Return exactly these lines and no others: the one containing "final hue in degrees." and all that follow it to the end of the listing below.
--- --- ---
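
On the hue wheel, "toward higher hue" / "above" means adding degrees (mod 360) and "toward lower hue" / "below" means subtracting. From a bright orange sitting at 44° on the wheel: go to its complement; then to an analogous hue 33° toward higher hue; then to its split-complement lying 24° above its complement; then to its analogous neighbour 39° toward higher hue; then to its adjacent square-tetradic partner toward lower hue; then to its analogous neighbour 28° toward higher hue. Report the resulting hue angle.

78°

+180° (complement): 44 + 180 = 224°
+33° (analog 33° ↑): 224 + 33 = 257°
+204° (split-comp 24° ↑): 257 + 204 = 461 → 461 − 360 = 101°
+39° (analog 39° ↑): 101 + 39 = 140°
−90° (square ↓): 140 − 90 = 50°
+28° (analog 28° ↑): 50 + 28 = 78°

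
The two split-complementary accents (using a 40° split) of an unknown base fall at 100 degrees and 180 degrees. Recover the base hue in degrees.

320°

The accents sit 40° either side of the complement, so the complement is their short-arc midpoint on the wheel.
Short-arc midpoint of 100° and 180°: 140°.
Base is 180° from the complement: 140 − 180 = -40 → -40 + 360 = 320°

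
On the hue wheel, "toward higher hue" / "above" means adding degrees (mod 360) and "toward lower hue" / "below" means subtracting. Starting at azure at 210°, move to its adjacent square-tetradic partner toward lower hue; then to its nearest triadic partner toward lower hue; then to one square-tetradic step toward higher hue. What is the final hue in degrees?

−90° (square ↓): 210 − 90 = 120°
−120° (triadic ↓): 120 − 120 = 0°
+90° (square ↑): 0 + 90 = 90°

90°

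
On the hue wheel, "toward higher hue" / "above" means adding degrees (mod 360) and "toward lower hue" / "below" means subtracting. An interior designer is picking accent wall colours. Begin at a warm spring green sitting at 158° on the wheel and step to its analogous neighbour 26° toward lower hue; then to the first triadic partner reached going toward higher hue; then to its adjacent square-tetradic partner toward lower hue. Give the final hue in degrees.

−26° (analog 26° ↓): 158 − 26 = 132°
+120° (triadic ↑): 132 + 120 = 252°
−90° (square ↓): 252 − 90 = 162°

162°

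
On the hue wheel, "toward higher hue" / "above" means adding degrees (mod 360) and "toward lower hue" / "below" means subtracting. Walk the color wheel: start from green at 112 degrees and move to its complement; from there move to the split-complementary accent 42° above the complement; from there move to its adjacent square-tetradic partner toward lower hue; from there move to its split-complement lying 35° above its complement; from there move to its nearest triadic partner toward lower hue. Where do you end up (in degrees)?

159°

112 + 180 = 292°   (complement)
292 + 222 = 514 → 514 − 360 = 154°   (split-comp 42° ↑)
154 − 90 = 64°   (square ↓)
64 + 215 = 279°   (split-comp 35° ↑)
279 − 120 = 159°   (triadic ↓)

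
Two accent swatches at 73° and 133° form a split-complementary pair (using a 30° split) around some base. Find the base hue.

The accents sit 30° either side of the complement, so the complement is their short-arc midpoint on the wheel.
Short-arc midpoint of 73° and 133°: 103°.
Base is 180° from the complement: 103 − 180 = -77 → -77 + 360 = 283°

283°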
--- --- ---
**PROBLEM SOLUTION:**
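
On the hue wheel, "toward higher hue" / "above" means adding degrees (mod 360) and "toward lower hue" / "below" means subtracting. An interior designer is picking accent wall colours. Begin at a warm spring green sitting at 158° on the wheel and step to its analogous neighbour 26° toward lower hue; then to the first triadic partner reached going toward higher hue; then to its adjacent square-tetradic partner toward lower hue. Give the final hue in degrees.

−26° (analog 26° ↓): 158 − 26 = 132°
+120° (triadic ↑): 132 + 120 = 252°
−90° (square ↓): 252 − 90 = 162°

162°

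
On the hue wheel, "toward higher hue" / "above" means adding degrees (mod 360) and "toward lower hue" / "below" means subtracting. Walk the color wheel: start from green at 112 degrees and move to its complement; from there move to the split-complementary accent 42° above the complement; from there move to its adjacent square-tetradic partner toward lower hue; from there move to its split-complement lying 35° above its complement; from there move to its nearest triadic partner toward lower hue. Where do you end up (in degrees)?

159°

112 + 180 = 292°   (complement)
292 + 222 = 514 → 514 − 360 = 154°   (split-comp 42° ↑)
154 − 90 = 64°   (square ↓)
64 + 215 = 279°   (split-comp 35° ↑)
279 − 120 = 159°   (triadic ↓)

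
Two accent swatches at 73° and 133° form a split-complementary pair (using a 30° split) around some base. Find the base hue.

The accents sit 30° either side of the complement, so the complement is their short-arc midpoint on the wheel.
Short-arc midpoint of 73° and 133°: 103°.
Base is 180° from the complement: 103 − 180 = -77 → -77 + 360 = 283°

283°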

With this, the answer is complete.